#### [What you are asked to do]
Retype the whole listing that follows so that it matches the original exactly.

#### [Data provided]
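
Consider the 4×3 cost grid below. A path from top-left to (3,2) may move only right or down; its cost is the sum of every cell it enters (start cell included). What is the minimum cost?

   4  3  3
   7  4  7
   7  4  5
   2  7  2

One optimal route is [0,0] [0,1] [1,1] [2,1] [2,2] [3,2].
Its cost is 4 + 3 + 4 + 4 + 5 + 2 = 22.
For comparison, the top-then-right route costs 24.

22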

#### [Result of this task]
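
Consider the 4×3 cost grid below. A path from top-left to (3,2) may move only right or down; its cost is the sum of every cell it enters (start cell included). What is the minimum cost?

   4  3  3
   7  4  7
   7  4  5
   2  7  2

One optimal route is [0,0] [0,1] [1,1] [2,1] [2,2] [3,2].
Its cost is 4 + 3 + 4 + 4 + 5 + 2 = 22.
For comparison, the top-then-right route costs 24.

22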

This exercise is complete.